PROBLEM: Output the data word for word. Begin at its first line and end at the line with "R12. If it has".

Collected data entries
######
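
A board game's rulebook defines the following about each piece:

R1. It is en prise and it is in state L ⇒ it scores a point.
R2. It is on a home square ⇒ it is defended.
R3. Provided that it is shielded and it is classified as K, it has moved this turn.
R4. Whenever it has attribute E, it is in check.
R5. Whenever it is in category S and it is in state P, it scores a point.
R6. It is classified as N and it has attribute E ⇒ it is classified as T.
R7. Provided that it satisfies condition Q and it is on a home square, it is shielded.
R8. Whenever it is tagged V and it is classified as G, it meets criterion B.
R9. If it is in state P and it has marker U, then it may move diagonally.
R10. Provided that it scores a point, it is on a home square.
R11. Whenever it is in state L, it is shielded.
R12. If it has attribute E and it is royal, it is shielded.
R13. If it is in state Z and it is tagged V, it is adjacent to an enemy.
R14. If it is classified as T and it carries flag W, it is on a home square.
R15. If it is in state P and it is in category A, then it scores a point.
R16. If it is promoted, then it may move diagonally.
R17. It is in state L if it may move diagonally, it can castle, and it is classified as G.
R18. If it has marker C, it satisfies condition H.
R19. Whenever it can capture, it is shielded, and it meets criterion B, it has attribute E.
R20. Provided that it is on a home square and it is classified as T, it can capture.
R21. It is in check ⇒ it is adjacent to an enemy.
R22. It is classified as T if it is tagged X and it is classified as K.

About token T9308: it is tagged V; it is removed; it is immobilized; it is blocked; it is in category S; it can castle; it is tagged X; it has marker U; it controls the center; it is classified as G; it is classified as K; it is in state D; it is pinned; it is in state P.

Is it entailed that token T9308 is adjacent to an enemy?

Yes

By R5 (it is in category S, it is in state P): it scores a point.
By R8 (it is tagged V, it is classified as G): it meets criterion B.
By R9 (it is in state P, it has marker U): it may move diagonally.
By R10 (it scores a point): it is on a home square.
By R17 (it may move diagonally, it can castle, it is classified as G): it is in state L.
By R22 (it is tagged X, it is classified as K): it is classified as T.
By R11 (it is in state L): it is shielded.
By R20 (it is on a home square, it is classified as T): it can capture.
By R19 (it can capture, it is shielded, it meets criterion B): it has attribute E.
By R4 (it has attribute E): it is in check.
By R21 (it is in check): it is adjacent to an enemy.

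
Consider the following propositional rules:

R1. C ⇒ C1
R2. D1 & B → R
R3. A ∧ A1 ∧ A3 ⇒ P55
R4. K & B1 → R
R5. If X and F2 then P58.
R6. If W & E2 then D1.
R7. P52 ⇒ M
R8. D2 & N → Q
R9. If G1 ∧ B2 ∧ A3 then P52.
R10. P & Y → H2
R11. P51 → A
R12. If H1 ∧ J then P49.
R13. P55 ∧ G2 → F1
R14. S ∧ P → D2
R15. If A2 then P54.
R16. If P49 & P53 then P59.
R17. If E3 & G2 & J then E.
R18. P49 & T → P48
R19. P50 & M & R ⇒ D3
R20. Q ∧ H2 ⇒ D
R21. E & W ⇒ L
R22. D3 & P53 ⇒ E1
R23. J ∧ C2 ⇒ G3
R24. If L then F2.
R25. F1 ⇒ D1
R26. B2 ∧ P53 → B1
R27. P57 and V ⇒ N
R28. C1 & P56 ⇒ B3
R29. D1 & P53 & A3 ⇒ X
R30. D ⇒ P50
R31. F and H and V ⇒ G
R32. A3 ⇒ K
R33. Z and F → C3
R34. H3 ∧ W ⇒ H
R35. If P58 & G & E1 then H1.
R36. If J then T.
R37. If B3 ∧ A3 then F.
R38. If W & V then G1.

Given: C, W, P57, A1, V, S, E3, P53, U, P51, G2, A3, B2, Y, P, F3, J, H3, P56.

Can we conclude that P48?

Yes

C1  (by R1: C)
H2  (by R10: P, Y)
A  (by R11: P51)
D2  (by R14: S, P)
E  (by R17: E3, G2, J)
L  (by R21: E, W)
F2  (by R24: L)
B1  (by R26: B2, P53)
N  (by R27: P57, V)
B3  (by R28: C1, P56)
K  (by R32: A3)
H  (by R34: H3, W)
T  (by R36: J)
F  (by R37: B3, A3)
G1  (by R38: W, V)
P55  (by R3: A, A1, A3)
R  (by R4: K, B1)
Q  (by R8: D2, N)
P52  (by R9: G1, B2, A3)
F1  (by R13: P55, G2)
D  (by R20: Q, H2)
D1  (by R25: F1)
X  (by R29: D1, P53, A3)
P50  (by R30: D)
G  (by R31: F, H, V)
P58  (by R5: X, F2)
M  (by R7: P52)
D3  (by R19: P50, M, R)
E1  (by R22: D3, P53)
H1  (by R35: P58, G, E1)
P49  (by R12: H1, J)
P48  (by R18: P49, T)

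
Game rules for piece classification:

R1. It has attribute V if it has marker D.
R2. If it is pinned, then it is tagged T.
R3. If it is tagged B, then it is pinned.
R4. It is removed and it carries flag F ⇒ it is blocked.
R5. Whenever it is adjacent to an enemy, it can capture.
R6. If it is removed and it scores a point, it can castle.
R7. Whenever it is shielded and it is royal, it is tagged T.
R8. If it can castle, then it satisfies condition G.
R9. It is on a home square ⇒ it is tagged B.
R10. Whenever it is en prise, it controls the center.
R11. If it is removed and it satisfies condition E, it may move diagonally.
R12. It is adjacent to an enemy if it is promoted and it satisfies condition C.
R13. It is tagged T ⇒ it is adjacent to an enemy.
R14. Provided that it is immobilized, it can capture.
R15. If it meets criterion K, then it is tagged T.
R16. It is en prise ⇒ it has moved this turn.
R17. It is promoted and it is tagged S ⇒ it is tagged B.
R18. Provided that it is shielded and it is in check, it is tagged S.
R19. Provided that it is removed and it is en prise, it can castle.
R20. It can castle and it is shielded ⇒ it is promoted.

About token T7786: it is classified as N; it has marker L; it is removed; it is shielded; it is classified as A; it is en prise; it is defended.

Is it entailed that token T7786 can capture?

Forward chaining from the given facts derives: controls the center, has moved this turn, can castle, is promoted, satisfies condition G.
Rules concluding "it can capture": R5 needs "it is adjacent to an enemy"; R14 needs "it is immobilized" — none of these are established.

No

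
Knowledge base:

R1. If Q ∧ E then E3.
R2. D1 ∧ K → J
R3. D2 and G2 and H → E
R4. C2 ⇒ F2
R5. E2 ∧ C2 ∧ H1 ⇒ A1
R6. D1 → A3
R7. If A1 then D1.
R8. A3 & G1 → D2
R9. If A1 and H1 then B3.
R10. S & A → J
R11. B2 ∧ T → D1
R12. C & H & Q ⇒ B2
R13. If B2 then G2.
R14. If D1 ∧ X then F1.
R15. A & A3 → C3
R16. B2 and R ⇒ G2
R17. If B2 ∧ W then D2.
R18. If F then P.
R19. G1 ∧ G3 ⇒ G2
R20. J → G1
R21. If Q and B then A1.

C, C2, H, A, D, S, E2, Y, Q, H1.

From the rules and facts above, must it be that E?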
######
ANSWER BELOW:
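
A board game's rulebook defines the following about each piece:

R1. It is en prise and it is in state L ⇒ it scores a point.
R2. It is on a home square ⇒ it is defended.
R3. Provided that it is shielded and it is classified as K, it has moved this turn.
R4. Whenever it has attribute E, it is in check.
R5. Whenever it is in category S and it is in state P, it scores a point.
R6. It is classified as N and it has attribute E ⇒ it is classified as T.
R7. Provided that it satisfies condition Q and it is on a home square, it is shielded.
R8. Whenever it is tagged V and it is classified as G, it meets criterion B.
R9. If it is in state P and it has marker U, then it may move diagonally.
R10. Provided that it scores a point, it is on a home square.
R11. Whenever it is in state L, it is shielded.
R12. If it has attribute E and it is royal, it is shielded.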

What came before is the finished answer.